• Task details
Your reply should hold the line containing "A sounding taken through a training" and every later line of the records, reproduced exactly, and no other lines.

[Saved entries]
- Opening Delimiter -

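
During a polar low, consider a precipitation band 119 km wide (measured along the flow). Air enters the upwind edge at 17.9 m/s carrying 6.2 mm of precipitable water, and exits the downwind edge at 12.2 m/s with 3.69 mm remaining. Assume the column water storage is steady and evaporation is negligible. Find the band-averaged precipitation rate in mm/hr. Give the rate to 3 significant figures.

Column moisture flux per unit crosswind length is F = V × PW.
Inflow: F_in = 17.9 × 6.2 = 110.98 mm·m/s
Outflow: F_out = 12.2 × 3.69 = 45.018 mm·m/s
Steady-state rate R = (F_in − F_out)/L = (110.98 − 45.018) / 119000 m = 5.543e-04 mm/s.
R = 5.543e-04 × 3600 = 2.00 mm/hr.

R ≈ 2.00 mm/hr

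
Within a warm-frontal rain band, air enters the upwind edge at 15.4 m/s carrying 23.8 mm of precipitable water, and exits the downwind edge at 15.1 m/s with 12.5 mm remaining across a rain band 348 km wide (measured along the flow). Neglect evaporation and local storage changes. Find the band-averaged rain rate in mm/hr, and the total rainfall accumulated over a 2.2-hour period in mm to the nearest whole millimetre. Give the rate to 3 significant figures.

R ≈ 1.84 mm/hr; total ≈ 4 mm

Column moisture flux per unit crosswind length is F = V × PW.
Inflow: F_in = 15.4 × 23.8 = 366.52 mm·m/s
Outflow: F_out = 15.1 × 12.5 = 188.75 mm·m/s
Steady-state rate R = (F_in − F_out)/L = (366.52 − 188.75) / 348000 m = 5.108e-04 mm/s.
R = 5.108e-04 × 3600 = 1.84 mm/hr.
Over 2.2 h: total = 1.84 × 2.2 = 4.048 ≈ 4 mm.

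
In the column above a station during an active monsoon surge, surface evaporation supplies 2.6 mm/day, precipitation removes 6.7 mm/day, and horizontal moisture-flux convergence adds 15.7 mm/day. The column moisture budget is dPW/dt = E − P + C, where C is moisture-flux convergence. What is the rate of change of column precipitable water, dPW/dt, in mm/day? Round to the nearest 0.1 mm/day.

dPW/dt ≈ 11.6 mm/day

dPW/dt = E − P + C = 2.6 − 6.7 + (15.7) = 11.6 mm/day.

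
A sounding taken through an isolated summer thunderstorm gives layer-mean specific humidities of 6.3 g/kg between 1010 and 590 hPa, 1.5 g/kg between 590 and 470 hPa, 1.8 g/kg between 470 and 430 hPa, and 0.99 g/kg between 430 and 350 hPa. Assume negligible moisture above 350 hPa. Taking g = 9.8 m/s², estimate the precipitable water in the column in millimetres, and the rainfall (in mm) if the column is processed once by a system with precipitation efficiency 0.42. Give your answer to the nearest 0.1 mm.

PW ≈ 30.4 mm; rainfall ≈ 12.8 mm

Precipitable water is the column-integrated vapour mass per unit area: PW = (1/g) Σ q̄ Δp, with q in kg/kg and Δp in Pa (1 kg/m² of water = 1 mm).
Layer 1010–590 hPa: Δp = 420 hPa = 42000 Pa, q̄ = 0.0063 kg/kg → 0.0063 × 42000 / 9.8 = 27.00 mm
Layer 590–470 hPa: Δp = 120 hPa = 12000 Pa, q̄ = 0.0015 kg/kg → 0.0015 × 12000 / 9.8 = 1.84 mm
Layer 470–430 hPa: Δp = 40 hPa = 4000 Pa, q̄ = 0.0018 kg/kg → 0.0018 × 4000 / 9.8 = 0.73 mm
Layer 430–350 hPa: Δp = 80 hPa = 8000 Pa, q̄ = 0.00099 kg/kg → 0.00099 × 8000 / 9.8 = 0.81 mm
PW = 27.00 + 1.84 + 0.73 + 0.81 = 30.38 ≈ 30.4 mm.
Rainfall = ε × PW = 0.42 × 30.4 = 12.8 mm.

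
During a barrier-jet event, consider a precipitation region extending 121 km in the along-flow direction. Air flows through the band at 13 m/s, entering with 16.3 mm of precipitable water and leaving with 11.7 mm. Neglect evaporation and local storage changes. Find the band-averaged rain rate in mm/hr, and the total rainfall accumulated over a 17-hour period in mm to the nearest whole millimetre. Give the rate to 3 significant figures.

R ≈ 1.78 mm/hr; total ≈ 30 mm

Column moisture flux per unit crosswind length is F = V × PW.
Inflow: F_in = 13 × 16.3 = 211.9 mm·m/s
Outflow: F_out = 13 × 11.7 = 152.1 mm·m/s
Steady-state rate R = (F_in − F_out)/L = (211.9 − 152.1) / 121000 m = 4.942e-04 mm/s.
R = 4.942e-04 × 3600 = 1.78 mm/hr.
Over 17 h: total = 1.78 × 17 = 30.26 ≈ 30 mm.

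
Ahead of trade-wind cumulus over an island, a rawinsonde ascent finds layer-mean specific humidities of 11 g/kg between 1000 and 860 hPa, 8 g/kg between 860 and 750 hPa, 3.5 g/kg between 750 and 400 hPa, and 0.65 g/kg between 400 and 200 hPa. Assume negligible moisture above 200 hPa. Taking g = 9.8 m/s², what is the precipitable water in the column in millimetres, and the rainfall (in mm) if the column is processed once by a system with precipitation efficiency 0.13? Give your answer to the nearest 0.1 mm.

PW ≈ 38.5 mm; rainfall ≈ 5.0 mm

Precipitable water is the column-integrated vapour mass per unit area: PW = (1/g) Σ q̄ Δp, with q in kg/kg and Δp in Pa (1 kg/m² of water = 1 mm).
Layer 1000–860 hPa: Δp = 140 hPa = 14000 Pa, q̄ = 0.011 kg/kg → 0.011 × 14000 / 9.8 = 15.71 mm
Layer 860–750 hPa: Δp = 110 hPa = 11000 Pa, q̄ = 0.008 kg/kg → 0.008 × 11000 / 9.8 = 8.98 mm
Layer 750–400 hPa: Δp = 350 hPa = 35000 Pa, q̄ = 0.0035 kg/kg → 0.0035 × 35000 / 9.8 = 12.50 mm
Layer 400–200 hPa: Δp = 200 hPa = 20000 Pa, q̄ = 0.00065 kg/kg → 0.00065 × 20000 / 9.8 = 1.33 mm
PW = 15.71 + 8.98 + 12.50 + 1.33 = 38.52 ≈ 38.5 mm.
Rainfall = ε × PW = 0.13 × 38.5 = 5.0 mm.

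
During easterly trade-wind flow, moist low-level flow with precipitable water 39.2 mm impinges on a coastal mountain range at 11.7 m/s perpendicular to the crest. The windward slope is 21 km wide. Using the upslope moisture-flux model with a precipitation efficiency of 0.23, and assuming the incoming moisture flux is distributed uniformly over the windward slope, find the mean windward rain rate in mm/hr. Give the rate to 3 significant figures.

R ≈ 18.1 mm/hr

Incoming column moisture flux per unit ridge length: F = V × PW = 11.7 × 39.2 = 458.64 mm·m/s.
Spread over the 21 km slope with efficiency ε = 0.23: R = ε·F/W = 0.23 × 458.64 / 21000 m = 5.023e-03 mm/s.
R = 5.023e-03 × 3600 = 18.1 mm/hr.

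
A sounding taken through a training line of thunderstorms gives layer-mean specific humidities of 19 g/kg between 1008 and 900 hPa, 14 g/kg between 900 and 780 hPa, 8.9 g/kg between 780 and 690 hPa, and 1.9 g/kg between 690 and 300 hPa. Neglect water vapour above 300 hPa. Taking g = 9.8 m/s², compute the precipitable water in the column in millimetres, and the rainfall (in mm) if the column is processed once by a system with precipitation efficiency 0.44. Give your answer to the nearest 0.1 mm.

PW ≈ 53.8 mm; rainfall ≈ 23.7 mm

Precipitable water is the column-integrated vapour mass per unit area: PW = (1/g) Σ q̄ Δp, with q in kg/kg and Δp in Pa (1 kg/m² of water = 1 mm).
Layer 1008–900 hPa: Δp = 108 hPa = 10800 Pa, q̄ = 0.019 kg/kg → 0.019 × 10800 / 9.8 = 20.94 mm
Layer 900–780 hPa: Δp = 120 hPa = 12000 Pa, q̄ = 0.014 kg/kg → 0.014 × 12000 / 9.8 = 17.14 mm
Layer 780–690 hPa: Δp = 90 hPa = 9000 Pa, q̄ = 0.0089 kg/kg → 0.0089 × 9000 / 9.8 = 8.17 mm
Layer 690–300 hPa: Δp = 390 hPa = 39000 Pa, q̄ = 0.0019 kg/kg → 0.0019 × 39000 / 9.8 = 7.56 mm
PW = 20.94 + 17.14 + 8.17 + 7.56 = 53.81 ≈ 53.8 mm.
Rainfall = ε × PW = 0.44 × 53.8 = 23.7 mm.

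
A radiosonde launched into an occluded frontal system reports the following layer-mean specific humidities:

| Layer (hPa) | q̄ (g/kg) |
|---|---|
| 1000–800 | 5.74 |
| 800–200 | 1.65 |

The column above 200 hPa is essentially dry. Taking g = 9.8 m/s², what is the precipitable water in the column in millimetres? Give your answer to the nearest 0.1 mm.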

- Closing Delimiter -

• Exercise output
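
A sounding taken through a training line of thunderstorms gives layer-mean specific humidities of 19 g/kg between 1008 and 900 hPa, 14 g/kg between 900 and 780 hPa, 8.9 g/kg between 780 and 690 hPa, and 1.9 g/kg between 690 and 300 hPa. Neglect water vapour above 300 hPa. Taking g = 9.8 m/s², compute the precipitable water in the column in millimetres, and the rainfall (in mm) if the column is processed once by a system with precipitation efficiency 0.44. Give your answer to the nearest 0.1 mm.

PW ≈ 53.8 mm; rainfall ≈ 23.7 mm

Precipitable water is the column-integrated vapour mass per unit area: PW = (1/g) Σ q̄ Δp, with q in kg/kg and Δp in Pa (1 kg/m² of water = 1 mm).
Layer 1008–900 hPa: Δp = 108 hPa = 10800 Pa, q̄ = 0.019 kg/kg → 0.019 × 10800 / 9.8 = 20.94 mm
Layer 900–780 hPa: Δp = 120 hPa = 12000 Pa, q̄ = 0.014 kg/kg → 0.014 × 12000 / 9.8 = 17.14 mm
Layer 780–690 hPa: Δp = 90 hPa = 9000 Pa, q̄ = 0.0089 kg/kg → 0.0089 × 9000 / 9.8 = 8.17 mm
Layer 690–300 hPa: Δp = 390 hPa = 39000 Pa, q̄ = 0.0019 kg/kg → 0.0019 × 39000 / 9.8 = 7.56 mm
PW = 20.94 + 17.14 + 8.17 + 7.56 = 53.81 ≈ 53.8 mm.
Rainfall = ε × PW = 0.44 × 53.8 = 23.7 mm.

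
A radiosonde launched into an occluded frontal system reports the following layer-mean specific humidities:

| Layer (hPa) | q̄ (g/kg) |
|---|---|
| 1000–800 | 5.74 |
| 800–200 | 1.65 |

The column above 200 hPa is essentially dry. Taking g = 9.8 m/s², what is the precipitable water in the column in millimetres? Give your answer to the nearest 0.1 mm.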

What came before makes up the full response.